### [SUPPLIED RECORDS]
+-------+

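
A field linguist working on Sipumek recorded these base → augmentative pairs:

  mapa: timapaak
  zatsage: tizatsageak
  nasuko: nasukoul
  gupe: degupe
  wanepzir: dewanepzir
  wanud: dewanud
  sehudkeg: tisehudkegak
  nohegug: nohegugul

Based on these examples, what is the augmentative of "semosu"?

gupe and zatsage both end in -e yet inflect differently (degupe, tizatsageak), so the final letter is not what conditions the rule; the first letter is.
"semosu" begins with s-. The one such stem in the data (sehudkeg → tisehudkegak) adds ti- … -ak around the stem, so the same rule applies.
So semosu → tisemosuak.

tisemosuak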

+-------+

### [INSTRUCTIONS FOR THE TASK]
Retype the records exactly.

### [RESPONSE TO THIS EXERCISE]
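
A field linguist working on Sipumek recorded these base → augmentative pairs:

  mapa: timapaak
  zatsage: tizatsageak
  nasuko: nasukoul
  gupe: degupe
  wanepzir: dewanepzir
  wanud: dewanud
  sehudkeg: tisehudkegak
  nohegug: nohegugul

Based on these examples, what is the augmentative of "semosu"?

gupe and zatsage both end in -e yet inflect differently (degupe, tizatsageak), so the final letter is not what conditions the rule; the first letter is.
"semosu" begins with s-. The one such stem in the data (sehudkeg → tisehudkegak) adds ti- … -ak around the stem, so the same rule applies.
So semosu → tisemosuak.

tisemosuak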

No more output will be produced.